Work instruction >> Which lines of the records below contain the word "following"? Copy each of them out.

Data shown >>
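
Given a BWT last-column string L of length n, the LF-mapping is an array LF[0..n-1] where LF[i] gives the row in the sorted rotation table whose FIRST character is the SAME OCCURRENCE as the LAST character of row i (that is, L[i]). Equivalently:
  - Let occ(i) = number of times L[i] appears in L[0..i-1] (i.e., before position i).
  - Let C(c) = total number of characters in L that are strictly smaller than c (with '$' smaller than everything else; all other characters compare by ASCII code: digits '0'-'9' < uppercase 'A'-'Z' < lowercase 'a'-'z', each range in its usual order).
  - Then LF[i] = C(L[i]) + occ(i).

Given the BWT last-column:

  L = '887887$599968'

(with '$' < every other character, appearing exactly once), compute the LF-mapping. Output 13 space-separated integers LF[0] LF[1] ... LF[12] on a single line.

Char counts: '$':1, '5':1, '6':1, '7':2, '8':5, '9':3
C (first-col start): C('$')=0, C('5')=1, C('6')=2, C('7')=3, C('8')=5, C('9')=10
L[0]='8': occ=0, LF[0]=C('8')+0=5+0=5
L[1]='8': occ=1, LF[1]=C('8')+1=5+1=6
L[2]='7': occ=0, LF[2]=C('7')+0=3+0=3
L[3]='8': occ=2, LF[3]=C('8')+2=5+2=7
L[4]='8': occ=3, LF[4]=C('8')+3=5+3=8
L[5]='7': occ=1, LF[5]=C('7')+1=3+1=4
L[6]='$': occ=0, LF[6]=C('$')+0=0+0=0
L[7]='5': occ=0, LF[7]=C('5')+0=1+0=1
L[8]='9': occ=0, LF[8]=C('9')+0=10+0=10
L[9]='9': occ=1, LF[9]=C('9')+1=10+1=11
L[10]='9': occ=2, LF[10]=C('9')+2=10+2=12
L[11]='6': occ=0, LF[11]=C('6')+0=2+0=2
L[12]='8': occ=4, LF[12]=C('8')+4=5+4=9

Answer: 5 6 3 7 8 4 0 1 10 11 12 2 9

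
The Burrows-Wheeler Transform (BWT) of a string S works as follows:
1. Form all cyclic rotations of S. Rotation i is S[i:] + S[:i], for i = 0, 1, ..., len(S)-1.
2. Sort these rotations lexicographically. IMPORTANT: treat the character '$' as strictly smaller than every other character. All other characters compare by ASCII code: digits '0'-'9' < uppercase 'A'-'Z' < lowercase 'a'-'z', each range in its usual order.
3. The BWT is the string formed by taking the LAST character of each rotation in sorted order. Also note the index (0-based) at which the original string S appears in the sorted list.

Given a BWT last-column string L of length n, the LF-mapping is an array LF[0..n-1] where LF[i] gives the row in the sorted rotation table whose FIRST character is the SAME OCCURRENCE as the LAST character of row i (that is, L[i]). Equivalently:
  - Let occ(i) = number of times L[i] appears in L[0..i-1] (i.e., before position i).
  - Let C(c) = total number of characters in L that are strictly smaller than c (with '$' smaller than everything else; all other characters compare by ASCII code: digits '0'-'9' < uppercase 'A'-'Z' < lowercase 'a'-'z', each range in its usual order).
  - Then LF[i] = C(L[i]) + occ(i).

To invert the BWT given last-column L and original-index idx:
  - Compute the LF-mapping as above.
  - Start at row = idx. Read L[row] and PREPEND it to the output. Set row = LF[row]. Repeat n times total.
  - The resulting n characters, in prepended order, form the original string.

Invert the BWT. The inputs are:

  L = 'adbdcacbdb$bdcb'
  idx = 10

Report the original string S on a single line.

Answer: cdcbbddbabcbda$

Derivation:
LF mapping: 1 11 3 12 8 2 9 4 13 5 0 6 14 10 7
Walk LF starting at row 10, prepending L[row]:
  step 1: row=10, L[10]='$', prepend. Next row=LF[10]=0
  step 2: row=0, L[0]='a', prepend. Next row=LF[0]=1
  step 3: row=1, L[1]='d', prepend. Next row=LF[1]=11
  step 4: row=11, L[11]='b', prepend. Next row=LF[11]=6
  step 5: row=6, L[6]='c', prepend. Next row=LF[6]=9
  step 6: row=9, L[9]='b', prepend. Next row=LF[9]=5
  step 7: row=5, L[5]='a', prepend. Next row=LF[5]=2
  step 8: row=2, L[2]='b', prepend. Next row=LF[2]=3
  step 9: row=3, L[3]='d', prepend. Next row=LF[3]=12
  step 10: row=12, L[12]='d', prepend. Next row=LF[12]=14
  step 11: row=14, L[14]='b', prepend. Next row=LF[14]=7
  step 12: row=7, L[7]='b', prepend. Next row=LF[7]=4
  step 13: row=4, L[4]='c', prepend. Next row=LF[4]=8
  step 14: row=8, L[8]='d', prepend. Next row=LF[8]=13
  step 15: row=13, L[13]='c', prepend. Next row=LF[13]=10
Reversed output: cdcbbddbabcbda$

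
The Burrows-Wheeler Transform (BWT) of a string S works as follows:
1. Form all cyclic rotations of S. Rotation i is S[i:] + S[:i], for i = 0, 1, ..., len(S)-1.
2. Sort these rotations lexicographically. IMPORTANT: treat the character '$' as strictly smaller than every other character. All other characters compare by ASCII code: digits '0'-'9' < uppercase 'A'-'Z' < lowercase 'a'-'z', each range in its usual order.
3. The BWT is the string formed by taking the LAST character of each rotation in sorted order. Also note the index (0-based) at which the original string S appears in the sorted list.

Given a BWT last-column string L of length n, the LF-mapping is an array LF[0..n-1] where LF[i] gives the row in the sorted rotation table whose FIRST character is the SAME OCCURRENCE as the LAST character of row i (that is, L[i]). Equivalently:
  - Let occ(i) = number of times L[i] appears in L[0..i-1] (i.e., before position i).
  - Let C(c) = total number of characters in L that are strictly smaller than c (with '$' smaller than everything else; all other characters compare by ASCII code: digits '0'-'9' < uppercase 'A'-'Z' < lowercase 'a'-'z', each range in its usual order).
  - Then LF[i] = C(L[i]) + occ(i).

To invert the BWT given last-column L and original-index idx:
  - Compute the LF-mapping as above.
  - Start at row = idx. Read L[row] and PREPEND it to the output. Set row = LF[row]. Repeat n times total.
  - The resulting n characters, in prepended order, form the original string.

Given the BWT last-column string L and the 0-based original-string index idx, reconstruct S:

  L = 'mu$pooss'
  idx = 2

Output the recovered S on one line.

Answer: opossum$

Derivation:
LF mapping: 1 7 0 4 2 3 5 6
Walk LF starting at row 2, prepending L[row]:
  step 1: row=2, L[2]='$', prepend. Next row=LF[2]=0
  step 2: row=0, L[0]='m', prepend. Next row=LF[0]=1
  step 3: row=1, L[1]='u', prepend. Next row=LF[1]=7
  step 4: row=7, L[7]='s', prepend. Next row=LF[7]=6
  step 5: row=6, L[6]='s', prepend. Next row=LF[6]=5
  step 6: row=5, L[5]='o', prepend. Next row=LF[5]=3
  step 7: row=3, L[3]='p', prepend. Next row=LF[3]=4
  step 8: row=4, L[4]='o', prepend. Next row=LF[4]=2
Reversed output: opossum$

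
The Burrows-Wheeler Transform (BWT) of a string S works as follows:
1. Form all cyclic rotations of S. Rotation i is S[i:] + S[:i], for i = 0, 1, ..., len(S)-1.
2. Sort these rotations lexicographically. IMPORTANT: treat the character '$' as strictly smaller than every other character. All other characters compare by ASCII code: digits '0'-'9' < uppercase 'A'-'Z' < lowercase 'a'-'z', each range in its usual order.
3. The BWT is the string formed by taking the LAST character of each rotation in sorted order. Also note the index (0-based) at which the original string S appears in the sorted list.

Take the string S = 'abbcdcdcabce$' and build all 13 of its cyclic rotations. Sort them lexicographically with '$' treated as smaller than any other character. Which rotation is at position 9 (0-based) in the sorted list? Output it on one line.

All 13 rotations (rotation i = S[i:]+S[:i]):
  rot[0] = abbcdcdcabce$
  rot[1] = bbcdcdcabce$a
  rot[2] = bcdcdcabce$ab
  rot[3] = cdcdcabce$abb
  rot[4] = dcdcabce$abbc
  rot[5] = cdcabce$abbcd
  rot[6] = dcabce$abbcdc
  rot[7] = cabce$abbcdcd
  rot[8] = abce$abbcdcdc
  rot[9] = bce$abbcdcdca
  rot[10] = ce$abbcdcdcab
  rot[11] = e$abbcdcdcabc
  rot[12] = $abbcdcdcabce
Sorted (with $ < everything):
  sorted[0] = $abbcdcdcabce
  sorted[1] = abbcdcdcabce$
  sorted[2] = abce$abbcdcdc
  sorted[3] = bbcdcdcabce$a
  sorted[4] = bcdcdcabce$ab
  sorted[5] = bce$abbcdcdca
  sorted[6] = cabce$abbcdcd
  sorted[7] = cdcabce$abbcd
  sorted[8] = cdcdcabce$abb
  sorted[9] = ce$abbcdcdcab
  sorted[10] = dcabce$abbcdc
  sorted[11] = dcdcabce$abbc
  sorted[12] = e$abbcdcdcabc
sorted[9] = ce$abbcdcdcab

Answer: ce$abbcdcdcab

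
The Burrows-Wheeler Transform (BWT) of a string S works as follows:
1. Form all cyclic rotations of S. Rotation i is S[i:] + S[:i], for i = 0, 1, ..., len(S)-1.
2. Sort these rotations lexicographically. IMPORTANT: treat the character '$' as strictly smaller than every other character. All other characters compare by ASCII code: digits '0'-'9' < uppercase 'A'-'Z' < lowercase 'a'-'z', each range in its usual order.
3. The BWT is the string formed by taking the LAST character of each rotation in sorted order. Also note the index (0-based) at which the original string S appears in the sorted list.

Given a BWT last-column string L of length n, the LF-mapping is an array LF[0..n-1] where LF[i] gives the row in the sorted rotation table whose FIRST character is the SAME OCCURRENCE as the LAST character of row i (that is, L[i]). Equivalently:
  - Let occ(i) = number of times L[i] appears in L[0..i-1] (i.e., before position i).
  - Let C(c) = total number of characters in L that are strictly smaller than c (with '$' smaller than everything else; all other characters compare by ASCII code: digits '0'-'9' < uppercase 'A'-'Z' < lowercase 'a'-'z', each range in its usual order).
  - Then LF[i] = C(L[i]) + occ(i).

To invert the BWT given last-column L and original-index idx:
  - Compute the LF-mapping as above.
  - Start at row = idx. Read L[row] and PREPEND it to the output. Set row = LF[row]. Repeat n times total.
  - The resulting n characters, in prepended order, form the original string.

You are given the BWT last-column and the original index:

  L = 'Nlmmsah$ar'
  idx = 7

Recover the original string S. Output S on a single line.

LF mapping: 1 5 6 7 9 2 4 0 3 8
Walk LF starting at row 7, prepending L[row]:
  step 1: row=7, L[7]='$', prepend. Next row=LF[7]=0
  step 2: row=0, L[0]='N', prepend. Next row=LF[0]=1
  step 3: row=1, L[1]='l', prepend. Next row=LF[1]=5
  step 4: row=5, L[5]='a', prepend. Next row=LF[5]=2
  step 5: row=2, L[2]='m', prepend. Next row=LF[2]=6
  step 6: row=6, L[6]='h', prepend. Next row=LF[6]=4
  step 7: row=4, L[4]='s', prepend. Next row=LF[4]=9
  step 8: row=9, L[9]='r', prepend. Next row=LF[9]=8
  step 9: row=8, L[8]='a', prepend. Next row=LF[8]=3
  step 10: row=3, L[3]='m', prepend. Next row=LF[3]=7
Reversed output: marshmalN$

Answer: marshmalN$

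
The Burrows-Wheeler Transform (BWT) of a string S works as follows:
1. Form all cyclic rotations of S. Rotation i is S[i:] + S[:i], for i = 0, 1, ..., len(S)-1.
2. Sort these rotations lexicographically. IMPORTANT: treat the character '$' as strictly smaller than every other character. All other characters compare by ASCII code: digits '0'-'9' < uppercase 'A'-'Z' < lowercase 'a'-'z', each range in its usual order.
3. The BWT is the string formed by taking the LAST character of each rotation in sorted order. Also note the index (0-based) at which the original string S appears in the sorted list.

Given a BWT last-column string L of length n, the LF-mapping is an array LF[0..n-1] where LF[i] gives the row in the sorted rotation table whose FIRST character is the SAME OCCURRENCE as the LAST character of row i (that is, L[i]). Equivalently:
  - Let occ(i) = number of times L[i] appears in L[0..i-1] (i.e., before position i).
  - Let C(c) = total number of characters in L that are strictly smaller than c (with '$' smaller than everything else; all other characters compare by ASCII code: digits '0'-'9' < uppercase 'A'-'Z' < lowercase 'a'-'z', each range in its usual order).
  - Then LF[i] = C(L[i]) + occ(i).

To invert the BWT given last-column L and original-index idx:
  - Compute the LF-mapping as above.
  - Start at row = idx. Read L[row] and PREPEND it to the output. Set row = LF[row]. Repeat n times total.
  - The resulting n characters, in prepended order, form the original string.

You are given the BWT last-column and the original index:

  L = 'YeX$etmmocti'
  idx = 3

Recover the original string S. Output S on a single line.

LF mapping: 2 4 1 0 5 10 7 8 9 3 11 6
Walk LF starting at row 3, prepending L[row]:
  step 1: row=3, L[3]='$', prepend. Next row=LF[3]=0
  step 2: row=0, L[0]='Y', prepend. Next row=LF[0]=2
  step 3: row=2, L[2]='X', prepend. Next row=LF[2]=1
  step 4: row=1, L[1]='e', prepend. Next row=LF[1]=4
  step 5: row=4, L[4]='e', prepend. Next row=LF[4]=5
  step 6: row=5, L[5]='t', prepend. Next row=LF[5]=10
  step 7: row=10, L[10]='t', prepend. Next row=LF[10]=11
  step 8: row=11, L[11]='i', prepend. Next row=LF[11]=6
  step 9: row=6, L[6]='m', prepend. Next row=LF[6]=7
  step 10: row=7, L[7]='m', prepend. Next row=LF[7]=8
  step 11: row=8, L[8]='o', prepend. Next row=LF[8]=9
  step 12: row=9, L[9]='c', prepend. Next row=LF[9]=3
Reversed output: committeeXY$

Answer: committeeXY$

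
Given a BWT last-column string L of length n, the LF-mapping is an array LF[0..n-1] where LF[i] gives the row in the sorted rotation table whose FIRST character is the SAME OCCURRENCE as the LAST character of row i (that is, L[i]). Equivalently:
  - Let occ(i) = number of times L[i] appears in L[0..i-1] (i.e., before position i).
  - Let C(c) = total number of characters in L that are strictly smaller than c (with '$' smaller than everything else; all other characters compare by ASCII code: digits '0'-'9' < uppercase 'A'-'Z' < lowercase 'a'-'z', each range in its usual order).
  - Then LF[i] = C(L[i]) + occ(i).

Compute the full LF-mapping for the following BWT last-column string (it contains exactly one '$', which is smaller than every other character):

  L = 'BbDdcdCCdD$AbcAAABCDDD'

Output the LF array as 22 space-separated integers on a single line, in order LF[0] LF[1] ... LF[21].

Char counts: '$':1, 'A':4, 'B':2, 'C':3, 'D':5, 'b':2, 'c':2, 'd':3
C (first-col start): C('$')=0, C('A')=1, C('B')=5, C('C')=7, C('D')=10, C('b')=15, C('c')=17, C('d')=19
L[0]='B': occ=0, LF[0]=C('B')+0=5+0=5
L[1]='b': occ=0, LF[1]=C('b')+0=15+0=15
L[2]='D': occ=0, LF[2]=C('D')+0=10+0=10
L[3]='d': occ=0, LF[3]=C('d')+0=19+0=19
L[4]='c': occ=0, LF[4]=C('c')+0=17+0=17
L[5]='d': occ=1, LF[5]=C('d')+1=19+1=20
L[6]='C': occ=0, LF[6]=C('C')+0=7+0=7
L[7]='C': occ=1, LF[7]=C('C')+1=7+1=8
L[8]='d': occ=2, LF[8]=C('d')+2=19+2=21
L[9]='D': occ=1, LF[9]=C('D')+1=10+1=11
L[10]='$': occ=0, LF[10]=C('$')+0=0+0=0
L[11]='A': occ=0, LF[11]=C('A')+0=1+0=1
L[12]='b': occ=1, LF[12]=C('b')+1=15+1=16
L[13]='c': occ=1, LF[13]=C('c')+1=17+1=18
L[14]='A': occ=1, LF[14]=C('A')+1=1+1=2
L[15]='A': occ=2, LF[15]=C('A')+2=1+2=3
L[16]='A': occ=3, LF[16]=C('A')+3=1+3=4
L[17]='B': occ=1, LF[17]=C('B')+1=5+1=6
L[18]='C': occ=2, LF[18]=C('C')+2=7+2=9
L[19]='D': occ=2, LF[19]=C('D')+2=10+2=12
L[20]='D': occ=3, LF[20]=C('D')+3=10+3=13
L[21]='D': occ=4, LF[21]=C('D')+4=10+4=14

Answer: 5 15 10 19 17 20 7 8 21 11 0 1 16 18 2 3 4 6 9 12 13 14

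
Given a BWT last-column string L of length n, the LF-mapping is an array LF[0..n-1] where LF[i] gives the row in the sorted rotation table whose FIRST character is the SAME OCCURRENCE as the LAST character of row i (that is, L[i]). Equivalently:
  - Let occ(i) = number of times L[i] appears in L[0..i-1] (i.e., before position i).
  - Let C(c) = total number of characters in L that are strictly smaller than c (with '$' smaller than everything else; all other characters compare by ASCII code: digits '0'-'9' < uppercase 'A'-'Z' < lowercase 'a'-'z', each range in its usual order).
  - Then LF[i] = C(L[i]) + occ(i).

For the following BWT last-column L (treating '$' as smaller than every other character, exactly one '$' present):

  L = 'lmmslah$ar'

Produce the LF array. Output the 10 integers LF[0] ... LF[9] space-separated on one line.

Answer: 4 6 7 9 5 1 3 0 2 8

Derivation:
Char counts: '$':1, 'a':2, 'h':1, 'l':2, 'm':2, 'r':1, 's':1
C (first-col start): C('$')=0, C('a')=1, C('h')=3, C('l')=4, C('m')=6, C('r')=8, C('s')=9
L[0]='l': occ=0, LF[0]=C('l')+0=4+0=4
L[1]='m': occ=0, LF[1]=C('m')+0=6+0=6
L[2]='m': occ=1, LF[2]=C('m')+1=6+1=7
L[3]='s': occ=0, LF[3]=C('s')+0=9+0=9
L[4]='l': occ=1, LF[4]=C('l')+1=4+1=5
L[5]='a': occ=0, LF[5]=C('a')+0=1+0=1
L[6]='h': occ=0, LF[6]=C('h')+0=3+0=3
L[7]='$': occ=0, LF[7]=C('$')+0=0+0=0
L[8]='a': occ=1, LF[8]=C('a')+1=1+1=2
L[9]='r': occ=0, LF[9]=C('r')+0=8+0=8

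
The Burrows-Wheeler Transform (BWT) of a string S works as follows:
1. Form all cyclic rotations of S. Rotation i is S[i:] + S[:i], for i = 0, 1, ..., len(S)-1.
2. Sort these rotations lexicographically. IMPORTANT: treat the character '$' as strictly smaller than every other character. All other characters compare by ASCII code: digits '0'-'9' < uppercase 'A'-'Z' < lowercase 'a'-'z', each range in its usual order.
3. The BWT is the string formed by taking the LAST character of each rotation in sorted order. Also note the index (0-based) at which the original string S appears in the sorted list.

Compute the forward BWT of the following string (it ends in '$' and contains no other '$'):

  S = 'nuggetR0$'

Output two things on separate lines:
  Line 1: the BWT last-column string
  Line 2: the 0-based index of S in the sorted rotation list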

Exercise solution >>
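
Compute the full LF-mapping for the following BWT last-column string (it contains exactly one '$', which is smaller than every other character):
For the following BWT last-column L (treating '$' as smaller than every other character, exactly one '$' present):
Compute the forward BWT of the following string (it ends in '$' and contains no other '$'):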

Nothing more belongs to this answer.